● **THE TASK**: Transcribe the records below exactly.

Data records

· · · ·

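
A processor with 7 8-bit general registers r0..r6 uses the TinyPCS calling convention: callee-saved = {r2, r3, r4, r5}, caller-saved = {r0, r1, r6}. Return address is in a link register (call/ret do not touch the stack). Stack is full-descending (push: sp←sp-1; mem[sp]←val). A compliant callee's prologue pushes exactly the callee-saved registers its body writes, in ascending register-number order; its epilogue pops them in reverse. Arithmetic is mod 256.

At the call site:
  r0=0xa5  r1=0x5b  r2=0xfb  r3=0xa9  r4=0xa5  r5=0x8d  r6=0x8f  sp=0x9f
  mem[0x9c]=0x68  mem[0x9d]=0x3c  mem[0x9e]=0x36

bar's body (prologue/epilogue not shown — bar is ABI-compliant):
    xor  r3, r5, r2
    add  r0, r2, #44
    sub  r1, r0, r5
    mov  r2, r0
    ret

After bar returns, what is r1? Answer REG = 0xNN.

REG = 0x9a

prologue: push r2 -> mem[0x9e]=0xfb, sp=0x9e
prologue: push r3 -> mem[0x9d]=0xa9, sp=0x9d
body[0] xor  r3, r5, r2 -> r3=0x76
body[1] add  r0, r2, #44 -> r0=0x27
body[2] sub  r1, r0, r5 -> r1=0x9a
body[3] mov  r2, r0 -> r2=0x27
epilogue: pop r3=0xa9, sp=0x9e
epilogue: pop r2=0xfb, sp=0x9f
r1 is caller-saved -> body value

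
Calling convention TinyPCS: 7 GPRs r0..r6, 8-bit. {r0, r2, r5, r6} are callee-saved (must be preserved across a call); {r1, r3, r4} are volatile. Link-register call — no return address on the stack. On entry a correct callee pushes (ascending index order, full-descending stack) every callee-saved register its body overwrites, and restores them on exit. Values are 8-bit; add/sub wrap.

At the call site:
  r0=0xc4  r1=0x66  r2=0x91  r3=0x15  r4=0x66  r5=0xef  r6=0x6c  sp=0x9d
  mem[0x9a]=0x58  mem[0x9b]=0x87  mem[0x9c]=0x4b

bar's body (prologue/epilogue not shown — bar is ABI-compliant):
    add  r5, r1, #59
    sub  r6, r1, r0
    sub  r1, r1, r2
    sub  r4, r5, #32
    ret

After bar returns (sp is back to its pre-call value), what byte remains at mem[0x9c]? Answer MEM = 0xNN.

prologue: push r5 → mem[0x9c]=0xef, sp=0x9c
prologue: push r6 → mem[0x9b]=0x6c, sp=0x9b
body[0] add  r5, r1, #59 → r5=0xa1
body[1] sub  r6, r1, r0 → r6=0xa2
body[2] sub  r1, r1, r2 → r1=0xd5
body[3] sub  r4, r5, #32 → r4=0x81
epilogue: pop r6=0x6c, sp=0x9c
epilogue: pop r5=0xef, sp=0x9d
prologue pushed ['r5', 'r6'] at ['0x9c', '0x9b']

MEM = 0xef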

· · · ·

● **OUTPUT**:
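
A processor with 7 8-bit general registers r0..r6 uses the TinyPCS calling convention: callee-saved = {r2, r3, r4, r5}, caller-saved = {r0, r1, r6}. Return address is in a link register (call/ret do not touch the stack). Stack is full-descending (push: sp←sp-1; mem[sp]←val). A compliant callee's prologue pushes exactly the callee-saved registers its body writes, in ascending register-number order; its epilogue pops them in reverse. Arithmetic is mod 256.

At the call site:
  r0=0xa5  r1=0x5b  r2=0xfb  r3=0xa9  r4=0xa5  r5=0x8d  r6=0x8f  sp=0x9f
  mem[0x9c]=0x68  mem[0x9d]=0x3c  mem[0x9e]=0x36

bar's body (prologue/epilogue not shown — bar is ABI-compliant):
    xor  r3, r5, r2
    add  r0, r2, #44
    sub  r1, r0, r5
    mov  r2, r0
    ret

After bar returns, what is r1? Answer REG = 0xNN.

REG = 0x9a

prologue: push r2 -> mem[0x9e]=0xfb, sp=0x9e
prologue: push r3 -> mem[0x9d]=0xa9, sp=0x9d
body[0] xor  r3, r5, r2 -> r3=0x76
body[1] add  r0, r2, #44 -> r0=0x27
body[2] sub  r1, r0, r5 -> r1=0x9a
body[3] mov  r2, r0 -> r2=0x27
epilogue: pop r3=0xa9, sp=0x9e
epilogue: pop r2=0xfb, sp=0x9f
r1 is caller-saved -> body value

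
Calling convention TinyPCS: 7 GPRs r0..r6, 8-bit. {r0, r2, r5, r6} are callee-saved (must be preserved across a call); {r1, r3, r4} are volatile. Link-register call — no return address on the stack. On entry a correct callee pushes (ascending index order, full-descending stack) every callee-saved register its body overwrites, and restores them on exit. Values are 8-bit; add/sub wrap.

At the call site:
  r0=0xc4  r1=0x66  r2=0x91  r3=0x15  r4=0x66  r5=0xef  r6=0x6c  sp=0x9d
  mem[0x9a]=0x58  mem[0x9b]=0x87  mem[0x9c]=0x4b

bar's body (prologue/epilogue not shown — bar is ABI-compliant):
    add  r5, r1, #59
    sub  r6, r1, r0
    sub  r1, r1, r2
    sub  r4, r5, #32
    ret

After bar returns (sp is back to its pre-call value), what byte remains at mem[0x9c]? Answer MEM = 0xNN.

prologue: push r5 → mem[0x9c]=0xef, sp=0x9c
prologue: push r6 → mem[0x9b]=0x6c, sp=0x9b
body[0] add  r5, r1, #59 → r5=0xa1
body[1] sub  r6, r1, r0 → r6=0xa2
body[2] sub  r1, r1, r2 → r1=0xd5
body[3] sub  r4, r5, #32 → r4=0x81
epilogue: pop r6=0x6c, sp=0x9c
epilogue: pop r5=0xef, sp=0x9d
prologue pushed ['r5', 'r6'] at ['0x9c', '0x9b']

MEM = 0xef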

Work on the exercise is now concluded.